Please copy out all the data. Every detail stays the same.
*** The input
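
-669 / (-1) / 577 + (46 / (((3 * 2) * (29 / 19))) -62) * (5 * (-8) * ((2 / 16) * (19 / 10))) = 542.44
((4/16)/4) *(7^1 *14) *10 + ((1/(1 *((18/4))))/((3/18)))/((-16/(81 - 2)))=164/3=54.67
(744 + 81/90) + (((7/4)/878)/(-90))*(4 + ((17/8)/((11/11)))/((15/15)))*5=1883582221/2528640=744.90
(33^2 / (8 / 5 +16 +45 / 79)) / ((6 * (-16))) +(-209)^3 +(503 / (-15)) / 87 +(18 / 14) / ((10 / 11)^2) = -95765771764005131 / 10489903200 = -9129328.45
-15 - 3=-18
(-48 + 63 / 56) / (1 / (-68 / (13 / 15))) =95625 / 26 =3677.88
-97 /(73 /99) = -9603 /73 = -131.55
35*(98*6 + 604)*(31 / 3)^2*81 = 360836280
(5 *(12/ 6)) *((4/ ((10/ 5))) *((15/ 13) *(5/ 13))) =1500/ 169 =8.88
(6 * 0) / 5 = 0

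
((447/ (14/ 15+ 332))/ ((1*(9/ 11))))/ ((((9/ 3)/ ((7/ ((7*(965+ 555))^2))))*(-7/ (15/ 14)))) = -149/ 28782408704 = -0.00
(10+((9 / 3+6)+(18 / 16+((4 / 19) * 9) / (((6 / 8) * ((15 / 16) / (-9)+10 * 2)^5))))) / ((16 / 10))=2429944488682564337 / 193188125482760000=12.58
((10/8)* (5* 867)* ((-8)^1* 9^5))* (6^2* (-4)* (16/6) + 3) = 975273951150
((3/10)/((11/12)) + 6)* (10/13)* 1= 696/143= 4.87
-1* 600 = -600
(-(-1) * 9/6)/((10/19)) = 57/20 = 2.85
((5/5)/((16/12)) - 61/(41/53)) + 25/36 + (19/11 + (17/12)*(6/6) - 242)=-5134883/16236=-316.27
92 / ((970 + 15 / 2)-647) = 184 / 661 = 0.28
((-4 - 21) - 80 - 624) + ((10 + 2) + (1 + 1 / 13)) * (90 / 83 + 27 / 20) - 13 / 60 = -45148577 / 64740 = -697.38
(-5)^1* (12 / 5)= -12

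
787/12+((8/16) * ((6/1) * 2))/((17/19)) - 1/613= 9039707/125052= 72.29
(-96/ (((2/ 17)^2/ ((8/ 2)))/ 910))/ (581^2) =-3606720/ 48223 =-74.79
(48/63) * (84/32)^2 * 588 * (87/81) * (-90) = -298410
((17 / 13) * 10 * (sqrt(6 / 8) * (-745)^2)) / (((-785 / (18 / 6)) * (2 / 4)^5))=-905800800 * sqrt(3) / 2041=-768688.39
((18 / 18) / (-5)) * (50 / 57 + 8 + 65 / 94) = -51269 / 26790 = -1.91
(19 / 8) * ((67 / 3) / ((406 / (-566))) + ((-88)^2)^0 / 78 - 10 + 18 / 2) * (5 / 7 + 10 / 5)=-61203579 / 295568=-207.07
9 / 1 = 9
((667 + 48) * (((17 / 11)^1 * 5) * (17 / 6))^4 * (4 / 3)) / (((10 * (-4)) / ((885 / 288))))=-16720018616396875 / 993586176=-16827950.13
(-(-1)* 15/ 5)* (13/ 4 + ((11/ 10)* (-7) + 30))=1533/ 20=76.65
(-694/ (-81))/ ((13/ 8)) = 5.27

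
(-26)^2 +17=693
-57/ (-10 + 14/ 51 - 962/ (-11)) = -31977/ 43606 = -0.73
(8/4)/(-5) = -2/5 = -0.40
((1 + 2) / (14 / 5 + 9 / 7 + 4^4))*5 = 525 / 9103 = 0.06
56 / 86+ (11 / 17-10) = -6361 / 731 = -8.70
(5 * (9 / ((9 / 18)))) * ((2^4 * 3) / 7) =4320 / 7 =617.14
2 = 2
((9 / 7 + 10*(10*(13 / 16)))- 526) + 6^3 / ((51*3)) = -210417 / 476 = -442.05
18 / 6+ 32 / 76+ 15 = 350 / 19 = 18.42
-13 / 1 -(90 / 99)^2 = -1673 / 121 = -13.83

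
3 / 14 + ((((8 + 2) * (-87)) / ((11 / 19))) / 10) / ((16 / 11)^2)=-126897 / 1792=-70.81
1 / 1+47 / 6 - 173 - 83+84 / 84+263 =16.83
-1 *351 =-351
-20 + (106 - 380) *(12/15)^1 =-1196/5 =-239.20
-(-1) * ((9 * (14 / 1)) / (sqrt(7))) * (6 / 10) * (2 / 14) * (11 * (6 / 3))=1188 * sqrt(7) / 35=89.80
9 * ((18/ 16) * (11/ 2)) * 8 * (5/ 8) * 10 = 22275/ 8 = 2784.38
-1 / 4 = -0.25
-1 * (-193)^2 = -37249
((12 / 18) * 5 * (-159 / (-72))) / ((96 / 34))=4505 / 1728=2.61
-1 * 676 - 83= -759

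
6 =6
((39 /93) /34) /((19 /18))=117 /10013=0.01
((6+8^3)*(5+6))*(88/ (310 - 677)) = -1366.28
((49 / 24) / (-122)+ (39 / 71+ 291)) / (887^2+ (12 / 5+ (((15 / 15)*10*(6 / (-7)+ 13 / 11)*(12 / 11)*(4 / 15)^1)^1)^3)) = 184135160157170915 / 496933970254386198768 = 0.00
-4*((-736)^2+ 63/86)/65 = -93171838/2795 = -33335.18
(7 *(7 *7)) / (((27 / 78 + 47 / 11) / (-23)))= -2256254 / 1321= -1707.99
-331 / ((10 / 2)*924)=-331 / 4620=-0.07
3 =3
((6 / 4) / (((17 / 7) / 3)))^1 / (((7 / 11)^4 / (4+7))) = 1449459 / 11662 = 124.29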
******
Response box:
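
-669 / (-1) / 577 + (46 / (((3 * 2) * (29 / 19))) -62) * (5 * (-8) * ((2 / 16) * (19 / 10))) = 542.44
((4/16)/4) *(7^1 *14) *10 + ((1/(1 *((18/4))))/((3/18)))/((-16/(81 - 2)))=164/3=54.67
(744 + 81/90) + (((7/4)/878)/(-90))*(4 + ((17/8)/((11/11)))/((15/15)))*5=1883582221/2528640=744.90
(33^2 / (8 / 5 +16 +45 / 79)) / ((6 * (-16))) +(-209)^3 +(503 / (-15)) / 87 +(18 / 14) / ((10 / 11)^2) = -95765771764005131 / 10489903200 = -9129328.45
-15 - 3=-18
(-48 + 63 / 56) / (1 / (-68 / (13 / 15))) =95625 / 26 =3677.88
-97 /(73 /99) = -9603 /73 = -131.55
35*(98*6 + 604)*(31 / 3)^2*81 = 360836280
(5 *(12/ 6)) *((4/ ((10/ 5))) *((15/ 13) *(5/ 13))) =1500/ 169 =8.88
(6 * 0) / 5 = 0

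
((447/ (14/ 15+ 332))/ ((1*(9/ 11))))/ ((((9/ 3)/ ((7/ ((7*(965+ 555))^2))))*(-7/ (15/ 14)))) = -149/ 28782408704 = -0.00
(10+((9 / 3+6)+(18 / 16+((4 / 19) * 9) / (((6 / 8) * ((15 / 16) / (-9)+10 * 2)^5))))) / ((16 / 10))=2429944488682564337 / 193188125482760000=12.58
((10/8)* (5* 867)* ((-8)^1* 9^5))* (6^2* (-4)* (16/6) + 3) = 975273951150
((3/10)/((11/12)) + 6)* (10/13)* 1= 696/143= 4.87
-1* 600 = -600
(-(-1) * 9/6)/((10/19)) = 57/20 = 2.85
((5/5)/((16/12)) - 61/(41/53)) + 25/36 + (19/11 + (17/12)*(6/6) - 242)=-5134883/16236=-316.27
92 / ((970 + 15 / 2)-647) = 184 / 661 = 0.28
((-4 - 21) - 80 - 624) + ((10 + 2) + (1 + 1 / 13)) * (90 / 83 + 27 / 20) - 13 / 60 = -45148577 / 64740 = -697.38
(-5)^1* (12 / 5)= -12

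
787/12+((8/16) * ((6/1) * 2))/((17/19)) - 1/613= 9039707/125052= 72.29
(-96/ (((2/ 17)^2/ ((8/ 2)))/ 910))/ (581^2) =-3606720/ 48223 =-74.79
(48/63) * (84/32)^2 * 588 * (87/81) * (-90) = -298410
((17 / 13) * 10 * (sqrt(6 / 8) * (-745)^2)) / (((-785 / (18 / 6)) * (2 / 4)^5))=-905800800 * sqrt(3) / 2041=-768688.39
((18 / 18) / (-5)) * (50 / 57 + 8 + 65 / 94) = -51269 / 26790 = -1.91
(19 / 8) * ((67 / 3) / ((406 / (-566))) + ((-88)^2)^0 / 78 - 10 + 18 / 2) * (5 / 7 + 10 / 5)=-61203579 / 295568=-207.07
9 / 1 = 9
((667 + 48) * (((17 / 11)^1 * 5) * (17 / 6))^4 * (4 / 3)) / (((10 * (-4)) / ((885 / 288))))=-16720018616396875 / 993586176=-16827950.13
(-(-1)* 15/ 5)* (13/ 4 + ((11/ 10)* (-7) + 30))=1533/ 20=76.65
(-694/ (-81))/ ((13/ 8)) = 5.27

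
(-26)^2 +17=693
-57/ (-10 + 14/ 51 - 962/ (-11)) = -31977/ 43606 = -0.73
(8/4)/(-5) = -2/5 = -0.40
((1 + 2) / (14 / 5 + 9 / 7 + 4^4))*5 = 525 / 9103 = 0.06
56 / 86+ (11 / 17-10) = -6361 / 731 = -8.70
(5 * (9 / ((9 / 18)))) * ((2^4 * 3) / 7) =4320 / 7 =617.14
2 = 2
((9 / 7 + 10*(10*(13 / 16)))- 526) + 6^3 / ((51*3)) = -210417 / 476 = -442.05
18 / 6+ 32 / 76+ 15 = 350 / 19 = 18.42
-13 / 1 -(90 / 99)^2 = -1673 / 121 = -13.83

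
3 / 14 + ((((8 + 2) * (-87)) / ((11 / 19))) / 10) / ((16 / 11)^2)=-126897 / 1792=-70.81
1 / 1+47 / 6 - 173 - 83+84 / 84+263 =16.83
-1 *351 =-351
-20 + (106 - 380) *(12/15)^1 =-1196/5 =-239.20
-(-1) * ((9 * (14 / 1)) / (sqrt(7))) * (6 / 10) * (2 / 14) * (11 * (6 / 3))=1188 * sqrt(7) / 35=89.80
9 * ((18/ 16) * (11/ 2)) * 8 * (5/ 8) * 10 = 22275/ 8 = 2784.38
-1 / 4 = -0.25
-1 * (-193)^2 = -37249
((12 / 18) * 5 * (-159 / (-72))) / ((96 / 34))=4505 / 1728=2.61
-1 * 676 - 83= -759

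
6 =6
((39 /93) /34) /((19 /18))=117 /10013=0.01
((6+8^3)*(5+6))*(88/ (310 - 677)) = -1366.28
((49 / 24) / (-122)+ (39 / 71+ 291)) / (887^2+ (12 / 5+ (((15 / 15)*10*(6 / (-7)+ 13 / 11)*(12 / 11)*(4 / 15)^1)^1)^3)) = 184135160157170915 / 496933970254386198768 = 0.00
-4*((-736)^2+ 63/86)/65 = -93171838/2795 = -33335.18
(7 *(7 *7)) / (((27 / 78 + 47 / 11) / (-23)))= -2256254 / 1321= -1707.99
-331 / ((10 / 2)*924)=-331 / 4620=-0.07
3 =3
((6 / 4) / (((17 / 7) / 3)))^1 / (((7 / 11)^4 / (4+7))) = 1449459 / 11662 = 124.29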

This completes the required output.